Exercise requirements:
Copy each line of the material in which the word "space" appears.

++++++

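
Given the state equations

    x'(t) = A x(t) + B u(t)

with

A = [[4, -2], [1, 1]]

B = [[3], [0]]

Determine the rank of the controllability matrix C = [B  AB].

2

AB = [[12], [3]]
Controllability matrix C = [B  AB] = [[3, 12], [0, 3]]
det(C) = 3·3 - 12·0 = 9 - 0 = 9 ≠ 0, so rank(C) = 2.
rank(C) = 2 = n, so the pair (A, B) is completely controllable.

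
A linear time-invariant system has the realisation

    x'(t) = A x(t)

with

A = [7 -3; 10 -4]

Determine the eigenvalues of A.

1, 2

det(sI - A) = s^2 - (tr A)s + det A, with tr A = 7 + (-4) = 3 and det A = 7·(-4) - (-3)·10 = -28 - (-30) = 2.
So p(s) = det(sI - A) = s^2 - 3s + 2.
Factor s^2 - 3s + 2: two numbers with sum 3 and product 2 are 2 and 1, so s^2 - 3s + 2 = (s - 2)(s - 1).
Hence p(s) = (s - 2) (s - 1), with roots 1, 2.
At least one eigenvalue has non-negative real part, so the system is not asymptotically stable.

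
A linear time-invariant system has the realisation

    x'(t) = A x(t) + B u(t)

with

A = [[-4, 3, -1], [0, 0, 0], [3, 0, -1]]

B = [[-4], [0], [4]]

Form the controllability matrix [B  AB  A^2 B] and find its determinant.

AB = [[12], [0], [-16]]
A^2B = [[-32], [0], [52]]
Controllability matrix C = [B  AB  A^2B] = [[-4, 12, -32], [0, 0, 0], [4, -16, 52]]
Expanding along the first row, det(C) = (-4)·(0·52 - 0·(-16)) - 12·(0·52 - 0·4) + (-32)·(0·(-16) - 0·4) = (-4)·0 - 12·0 + (-32)·0 = 0
Since det(C) = 0, rank(C) < 3 and the system is not completely controllable.

0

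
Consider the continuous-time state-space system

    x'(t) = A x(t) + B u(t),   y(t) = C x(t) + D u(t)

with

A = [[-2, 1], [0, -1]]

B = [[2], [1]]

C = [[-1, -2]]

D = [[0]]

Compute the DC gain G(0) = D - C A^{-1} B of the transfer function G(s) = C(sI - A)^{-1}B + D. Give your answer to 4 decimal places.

-3.5000

G(0) = C(-A)^{-1}B + D = -C A^{-1} B + D.
det A = 2, so A^{-1} = (1/2)·adj(A) = [[-1/2, -1/2], [0, -1]]
A^{-1} B = [-3/2, -1]^T
C A^{-1} B = 7/2
G(0) = D - C A^{-1} B = 0 - (7/2) = -7/2 ≈ -3.5000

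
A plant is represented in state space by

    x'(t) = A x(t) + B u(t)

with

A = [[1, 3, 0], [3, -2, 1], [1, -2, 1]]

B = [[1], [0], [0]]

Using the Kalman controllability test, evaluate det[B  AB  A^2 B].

AB = [[1], [3], [1]]
A^2B = [[10], [-2], [-4]]
Controllability matrix C = [B  AB  A^2B] = [[1, 1, 10], [0, 3, -2], [0, 1, -4]]
Expanding along the first row, det(C) = 1·(3·(-4) - (-2)·1) - 1·(0·(-4) - (-2)·0) + 10·(0·1 - 3·0) = 1·(-10) - 1·0 + 10·0 = -10
Since det(C) ≠ 0, rank(C) = 3 and the system is completely controllable.

-10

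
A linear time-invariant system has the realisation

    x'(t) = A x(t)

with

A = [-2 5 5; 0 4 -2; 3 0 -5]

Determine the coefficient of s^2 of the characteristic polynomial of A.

3

Expand det(sI - A) for the 3×3 matrix.
p(s) = s^3 + 3s^2 - 33s + 50.
(Check: constant term = det(-A) = (-1)^3 det A = 50; coefficient of s^2 = -tr A = 3.)
The coefficient of s^2 is 3.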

++++++

Answer section:
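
Consider the continuous-time state-space system
A plant is represented in state space by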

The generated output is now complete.